> Stored items
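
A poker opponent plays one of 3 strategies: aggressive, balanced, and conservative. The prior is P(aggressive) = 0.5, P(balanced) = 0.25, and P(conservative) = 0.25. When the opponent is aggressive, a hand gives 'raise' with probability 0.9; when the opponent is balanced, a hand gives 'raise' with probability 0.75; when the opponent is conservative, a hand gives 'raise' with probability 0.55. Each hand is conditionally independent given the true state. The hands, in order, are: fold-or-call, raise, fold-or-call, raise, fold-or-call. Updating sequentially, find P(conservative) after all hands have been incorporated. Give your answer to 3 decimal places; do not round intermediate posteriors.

0.726

Apply Bayes' rule sequentially, carrying P(conservative) forward.
After 'fold-or-call': normaliser = 0.1·0.5000 + 0.25·0.2500 + 0.45·0.2500; P(aggressive) ≈ 0.2222, P(balanced) ≈ 0.2778, P(conservative) ≈ 0.5000
After 'raise': normaliser = 0.9·0.2222 + 0.75·0.2778 + 0.55·0.5000; P(aggressive) ≈ 0.2927, P(balanced) ≈ 0.3049, P(conservative) ≈ 0.4024
After 'fold-or-call': normaliser = 0.1·0.2927 + 0.25·0.3049 + 0.45·0.4024; P(aggressive) ≈ 0.1021, P(balanced) ≈ 0.2660, P(conservative) ≈ 0.6319
After 'raise': normaliser = 0.9·0.1021 + 0.75·0.2660 + 0.55·0.6319; P(aggressive) ≈ 0.1439, P(balanced) ≈ 0.3122, P(conservative) ≈ 0.5440
After 'fold-or-call': normaliser = 0.1·0.1439 + 0.25·0.3122 + 0.45·0.5440; P(aggressive) ≈ 0.0427, P(balanced) ≈ 0.2314, P(conservative) ≈ 0.7259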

> The task
From the first line to the last, reproduce the data exactly.

> Reply to the exercise
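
A poker opponent plays one of 3 strategies: aggressive, balanced, and conservative. The prior is P(aggressive) = 0.5, P(balanced) = 0.25, and P(conservative) = 0.25. When the opponent is aggressive, a hand gives 'raise' with probability 0.9; when the opponent is balanced, a hand gives 'raise' with probability 0.75; when the opponent is conservative, a hand gives 'raise' with probability 0.55. Each hand is conditionally independent given the true state. The hands, in order, are: fold-or-call, raise, fold-or-call, raise, fold-or-call. Updating sequentially, find P(conservative) after all hands have been incorporated. Give your answer to 3 decimal places; do not round intermediate posteriors.

0.726

Apply Bayes' rule sequentially, carrying P(conservative) forward.
After 'fold-or-call': normaliser = 0.1·0.5000 + 0.25·0.2500 + 0.45·0.2500; P(aggressive) ≈ 0.2222, P(balanced) ≈ 0.2778, P(conservative) ≈ 0.5000
After 'raise': normaliser = 0.9·0.2222 + 0.75·0.2778 + 0.55·0.5000; P(aggressive) ≈ 0.2927, P(balanced) ≈ 0.3049, P(conservative) ≈ 0.4024
After 'fold-or-call': normaliser = 0.1·0.2927 + 0.25·0.3049 + 0.45·0.4024; P(aggressive) ≈ 0.1021, P(balanced) ≈ 0.2660, P(conservative) ≈ 0.6319
After 'raise': normaliser = 0.9·0.1021 + 0.75·0.2660 + 0.55·0.6319; P(aggressive) ≈ 0.1439, P(balanced) ≈ 0.3122, P(conservative) ≈ 0.5440
After 'fold-or-call': normaliser = 0.1·0.1439 + 0.25·0.3122 + 0.45·0.5440; P(aggressive) ≈ 0.0427, P(balanced) ≈ 0.2314, P(conservative) ≈ 0.7259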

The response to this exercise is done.